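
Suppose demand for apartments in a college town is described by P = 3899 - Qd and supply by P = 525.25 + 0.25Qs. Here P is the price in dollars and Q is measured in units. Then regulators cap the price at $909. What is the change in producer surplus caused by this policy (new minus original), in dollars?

Rearranging demand gives Qd = 3899 - P; rearranging supply gives Qs = 4P - 2101. Without the control the market clears where 3899 - P = 4P - 2101, i.e. P* = 1200 and Q* = 2699.
The ceiling of 909 is below the equilibrium price 1200, so it binds.
At P = 909: Qd = 3899 - 909 = 2990 and Qs = 4·909 - 2101 = 1535.
Producer surplus without the control is ½ · (1200 - 525.25) · 2699 = 910575.125.
With the ceiling, producers sell 1535 units at 909, so PS = ½ · (909 - 525.25) · 1535 = 294528.125.
Change in producer surplus = 294528.125 - 910575.125 = -616047.

-616047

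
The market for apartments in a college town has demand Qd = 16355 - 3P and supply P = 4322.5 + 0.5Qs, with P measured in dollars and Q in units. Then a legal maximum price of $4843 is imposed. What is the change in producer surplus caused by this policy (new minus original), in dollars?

Rearranging supply gives Qs = 2P - 8645. In a free market, 16355 - 3P = 2P - 8645 gives the equilibrium P* = 5000, Q* = 1355.
Since 4843 < 5000, the ceiling is binding.
At P = 4843: Qd = 16355 - 3·4843 = 1826 and Qs = 2·4843 - 8645 = 1041.
Producer surplus without the control is ½ · (5000 - 4322.5) · 1355 = 459006.25.
With the ceiling, producers sell 1041 units at 4843, so PS = ½ · (4843 - 4322.5) · 1041 = 270920.25.
Change in producer surplus = 270920.25 - 459006.25 = -188086.

-188086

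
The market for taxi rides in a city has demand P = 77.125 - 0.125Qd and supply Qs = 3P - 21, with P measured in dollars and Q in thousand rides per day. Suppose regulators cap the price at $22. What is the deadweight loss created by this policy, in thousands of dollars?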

Problem to solve: Retype the data in full, and keep every line identical to the original.

Your response:
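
Suppose demand for apartments in a college town is described by P = 3899 - Qd and supply by P = 525.25 + 0.25Qs. Here P is the price in dollars and Q is measured in units. Then regulators cap the price at $909. What is the change in producer surplus caused by this policy (new minus original), in dollars?

Rearranging demand gives Qd = 3899 - P; rearranging supply gives Qs = 4P - 2101. Without the control the market clears where 3899 - P = 4P - 2101, i.e. P* = 1200 and Q* = 2699.
The ceiling of 909 is below the equilibrium price 1200, so it binds.
At P = 909: Qd = 3899 - 909 = 2990 and Qs = 4·909 - 2101 = 1535.
Producer surplus without the control is ½ · (1200 - 525.25) · 2699 = 910575.125.
With the ceiling, producers sell 1535 units at 909, so PS = ½ · (909 - 525.25) · 1535 = 294528.125.
Change in producer surplus = 294528.125 - 910575.125 = -616047.

-616047

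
The market for apartments in a college town has demand Qd = 16355 - 3P and supply P = 4322.5 + 0.5Qs, with P measured in dollars and Q in units. Then a legal maximum price of $4843 is imposed. What is the change in producer surplus caused by this policy (new minus original), in dollars?

Rearranging supply gives Qs = 2P - 8645. In a free market, 16355 - 3P = 2P - 8645 gives the equilibrium P* = 5000, Q* = 1355.
Since 4843 < 5000, the ceiling is binding.
At P = 4843: Qd = 16355 - 3·4843 = 1826 and Qs = 2·4843 - 8645 = 1041.
Producer surplus without the control is ½ · (5000 - 4322.5) · 1355 = 459006.25.
With the ceiling, producers sell 1041 units at 4843, so PS = ½ · (4843 - 4322.5) · 1041 = 270920.25.
Change in producer surplus = 270920.25 - 459006.25 = -188086.

-188086

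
The market for taxi rides in a city has demand P = 77.125 - 0.125Qd and supply Qs = 3P - 21, with P measured in dollars and Q in thousand rides per day. Suppose regulators cap the price at $22. What is the deadweight loss created by this policy, in thousands of dollars?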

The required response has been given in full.